**What you should do:** Print the listing in full, with no character changed.
═══ Given records
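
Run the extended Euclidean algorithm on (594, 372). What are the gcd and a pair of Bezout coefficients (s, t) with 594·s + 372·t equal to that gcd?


Euclidean algorithm on (594, 372) — divide until remainder is 0:
  594 = 1 · 372 + 222
  372 = 1 · 222 + 150
  222 = 1 · 150 + 72
  150 = 2 · 72 + 6
  72 = 12 · 6 + 0
gcd(594, 372) = 6.
Track Bezout coefficients alongside the remainders: start with r₀ = 594 = a·1 + b·0 (s = 1, t = 0) and r₁ = 372 = a·0 + b·1 (s = 0, t = 1); each new remainder r_{k+1} = r_{k-1} − q_k·r_k inherits s_{k+1} = s_{k-1} − q_k·s_k, t_{k+1} = t_{k-1} − q_k·t_k, so r_k = a·s_k + b·t_k at every step:
  q = 1: r = 222, s = 1 − 1·0 = 1, t = 0 − 1·1 = -1  (check: 594·1 + 372·(-1) = 222)
  q = 1: r = 150, s = 0 − 1·1 = -1, t = 1 − 1·(-1) = 2  (check: 594·(-1) + 372·2 = 150)
  q = 1: r = 72, s = 1 − 1·(-1) = 2, t = -1 − 1·2 = -3  (check: 594·2 + 372·(-3) = 72)
  q = 2: r = 6, s = -1 − 2·2 = -5, t = 2 − 2·(-3) = 8  (check: 594·(-5) + 372·8 = 6)
The row with r = 6 (the gcd) gives the Bezout coefficients s = -5, t = 8.
Result: 594 · (-5) + 372 · (8) = 6.

gcd(594, 372) = 6; s = -5, t = 8 (check: 594·(-5) + 372·8 = 6).


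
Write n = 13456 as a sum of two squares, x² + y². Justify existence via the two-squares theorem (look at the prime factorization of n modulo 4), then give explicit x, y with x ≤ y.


Step 1: Factor n = 13456 = 2^4 · 29^2.
Step 2: Check the mod-4 condition on each prime factor: 2 = 2 (special); 29 ≡ 1 (mod 4), exponent 2.
All primes ≡ 3 (mod 4) appear to even exponent (or don't appear), so by the two-squares theorem n IS expressible as a sum of two squares.
Step 3: Build a representation. Group n = k² · m with k = 4 and m = 29 · 29 = 841 (a product of primes ≡ 1 (mod 4)); a representation of m scales to one of n via (k·x)² + (k·y)² = k²(x² + y²). Each prime p ≡ 1 (mod 4) is itself a sum of two squares; find a² by testing p − a² for a perfect square:
  29: 29 − 1² = 28, 29 − 2² = 25 = 5² ⇒ 29 = 2² + 5².
  Combine using the Brahmagupta–Fibonacci identity (a² + b²)(c² + d²) = (ac − bd)² + (ad + bc)² = (ac + bd)² + (ad − bc)²:
  29 · 29 = 841: from (2² + 5²)(2² + 5²), take (2·2 − 5·5, 2·5 + 5·2) = (4 − 25, 10 + 10) = (-21, 20); dropping signs (only squares matter) gives (21, 20); check 21² + 20² = 441 + 400 = 841 ✓.
  Scale by k = 4: (4·21, 4·20) = (84, 80).
Step 4: Order so x ≤ y and verify: 80² + 84² = 6400 + 7056 = 13456 = n. ✓

n = 13456 = 80² + 84² (one valid representation with x ≤ y).


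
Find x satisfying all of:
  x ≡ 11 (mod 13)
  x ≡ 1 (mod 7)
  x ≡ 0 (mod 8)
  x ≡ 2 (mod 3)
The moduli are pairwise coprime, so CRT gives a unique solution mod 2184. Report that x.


Product of moduli M = 13 · 7 · 8 · 3 = 2184.
Merge one congruence at a time:
  Start: x ≡ 11 (mod 13).
  Combine with x ≡ 1 (mod 7); new modulus lcm = 91.
    Write x = 11 + 13·t and substitute into x ≡ 1 (mod 7): 13·t ≡ 1 − 11 = -10 (mod 7).
    Reduce coefficients mod 7: 6·t ≡ 4 (mod 7).
    The inverse of 6 mod 7 is 6 (since 6·6 = 36 = 5·7 + 1), so t ≡ 6·4 = 24 ≡ 3 (mod 7).
    Then x = 11 + 13·3 = 50, valid modulo lcm(13, 7) = 91: x ≡ 50 (mod 91).
  Combine with x ≡ 0 (mod 8); new modulus lcm = 728.
    Write x = 50 + 91·t and substitute into x ≡ 0 (mod 8): 91·t ≡ 0 − 50 = -50 (mod 8).
    Reduce coefficients mod 8: 3·t ≡ 6 (mod 8).
    The inverse of 3 mod 8 is 3 (since 3·3 = 9 = 1·8 + 1), so t ≡ 3·6 = 18 ≡ 2 (mod 8).
    Then x = 50 + 91·2 = 232, valid modulo lcm(91, 8) = 728: x ≡ 232 (mod 728).
  Combine with x ≡ 2 (mod 3); new modulus lcm = 2184.
    Write x = 232 + 728·t and substitute into x ≡ 2 (mod 3): 728·t ≡ 2 − 232 = -230 (mod 3).
    Reduce coefficients mod 3: 2·t ≡ 1 (mod 3).
    The inverse of 2 mod 3 is 2 (since 2·2 = 4 = 1·3 + 1), so t ≡ 2·1 = 2 ≡ 2 (mod 3).
    Then x = 232 + 728·2 = 1688, valid modulo lcm(728, 3) = 2184: x ≡ 1688 (mod 2184).
Verify against each original: 1688 mod 13 = 11, 1688 mod 7 = 1, 1688 mod 8 = 0, 1688 mod 3 = 2.

x ≡ 1688 (mod 2184).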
══════
**Final answer:**
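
Run the extended Euclidean algorithm on (594, 372). What are the gcd and a pair of Bezout coefficients (s, t) with 594·s + 372·t equal to that gcd?


Euclidean algorithm on (594, 372) — divide until remainder is 0:
  594 = 1 · 372 + 222
  372 = 1 · 222 + 150
  222 = 1 · 150 + 72
  150 = 2 · 72 + 6
  72 = 12 · 6 + 0
gcd(594, 372) = 6.
Track Bezout coefficients alongside the remainders: start with r₀ = 594 = a·1 + b·0 (s = 1, t = 0) and r₁ = 372 = a·0 + b·1 (s = 0, t = 1); each new remainder r_{k+1} = r_{k-1} − q_k·r_k inherits s_{k+1} = s_{k-1} − q_k·s_k, t_{k+1} = t_{k-1} − q_k·t_k, so r_k = a·s_k + b·t_k at every step:
  q = 1: r = 222, s = 1 − 1·0 = 1, t = 0 − 1·1 = -1  (check: 594·1 + 372·(-1) = 222)
  q = 1: r = 150, s = 0 − 1·1 = -1, t = 1 − 1·(-1) = 2  (check: 594·(-1) + 372·2 = 150)
  q = 1: r = 72, s = 1 − 1·(-1) = 2, t = -1 − 1·2 = -3  (check: 594·2 + 372·(-3) = 72)
  q = 2: r = 6, s = -1 − 2·2 = -5, t = 2 − 2·(-3) = 8  (check: 594·(-5) + 372·8 = 6)
The row with r = 6 (the gcd) gives the Bezout coefficients s = -5, t = 8.
Result: 594 · (-5) + 372 · (8) = 6.

gcd(594, 372) = 6; s = -5, t = 8 (check: 594·(-5) + 372·8 = 6).


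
Write n = 13456 as a sum of two squares, x² + y². Justify existence via the two-squares theorem (look at the prime factorization of n modulo 4), then give explicit x, y with x ≤ y.


Step 1: Factor n = 13456 = 2^4 · 29^2.
Step 2: Check the mod-4 condition on each prime factor: 2 = 2 (special); 29 ≡ 1 (mod 4), exponent 2.
All primes ≡ 3 (mod 4) appear to even exponent (or don't appear), so by the two-squares theorem n IS expressible as a sum of two squares.
Step 3: Build a representation. Group n = k² · m with k = 4 and m = 29 · 29 = 841 (a product of primes ≡ 1 (mod 4)); a representation of m scales to one of n via (k·x)² + (k·y)² = k²(x² + y²). Each prime p ≡ 1 (mod 4) is itself a sum of two squares; find a² by testing p − a² for a perfect square:
  29: 29 − 1² = 28, 29 − 2² = 25 = 5² ⇒ 29 = 2² + 5².
  Combine using the Brahmagupta–Fibonacci identity (a² + b²)(c² + d²) = (ac − bd)² + (ad + bc)² = (ac + bd)² + (ad − bc)²:
  29 · 29 = 841: from (2² + 5²)(2² + 5²), take (2·2 − 5·5, 2·5 + 5·2) = (4 − 25, 10 + 10) = (-21, 20); dropping signs (only squares matter) gives (21, 20); check 21² + 20² = 441 + 400 = 841 ✓.
  Scale by k = 4: (4·21, 4·20) = (84, 80).
Step 4: Order so x ≤ y and verify: 80² + 84² = 6400 + 7056 = 13456 = n. ✓

n = 13456 = 80² + 84² (one valid representation with x ≤ y).


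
Find x satisfying all of:
  x ≡ 11 (mod 13)
  x ≡ 1 (mod 7)
  x ≡ 0 (mod 8)
  x ≡ 2 (mod 3)
The moduli are pairwise coprime, so CRT gives a unique solution mod 2184. Report that x.


Product of moduli M = 13 · 7 · 8 · 3 = 2184.
Merge one congruence at a time:
  Start: x ≡ 11 (mod 13).
  Combine with x ≡ 1 (mod 7); new modulus lcm = 91.
    Write x = 11 + 13·t and substitute into x ≡ 1 (mod 7): 13·t ≡ 1 − 11 = -10 (mod 7).
    Reduce coefficients mod 7: 6·t ≡ 4 (mod 7).
    The inverse of 6 mod 7 is 6 (since 6·6 = 36 = 5·7 + 1), so t ≡ 6·4 = 24 ≡ 3 (mod 7).
    Then x = 11 + 13·3 = 50, valid modulo lcm(13, 7) = 91: x ≡ 50 (mod 91).
  Combine with x ≡ 0 (mod 8); new modulus lcm = 728.
    Write x = 50 + 91·t and substitute into x ≡ 0 (mod 8): 91·t ≡ 0 − 50 = -50 (mod 8).
    Reduce coefficients mod 8: 3·t ≡ 6 (mod 8).
    The inverse of 3 mod 8 is 3 (since 3·3 = 9 = 1·8 + 1), so t ≡ 3·6 = 18 ≡ 2 (mod 8).
    Then x = 50 + 91·2 = 232, valid modulo lcm(91, 8) = 728: x ≡ 232 (mod 728).
  Combine with x ≡ 2 (mod 3); new modulus lcm = 2184.
    Write x = 232 + 728·t and substitute into x ≡ 2 (mod 3): 728·t ≡ 2 − 232 = -230 (mod 3).
    Reduce coefficients mod 3: 2·t ≡ 1 (mod 3).
    The inverse of 2 mod 3 is 2 (since 2·2 = 4 = 1·3 + 1), so t ≡ 2·1 = 2 ≡ 2 (mod 3).
    Then x = 232 + 728·2 = 1688, valid modulo lcm(728, 3) = 2184: x ≡ 1688 (mod 2184).
Verify against each original: 1688 mod 13 = 11, 1688 mod 7 = 1, 1688 mod 8 = 0, 1688 mod 3 = 2.

x ≡ 1688 (mod 2184).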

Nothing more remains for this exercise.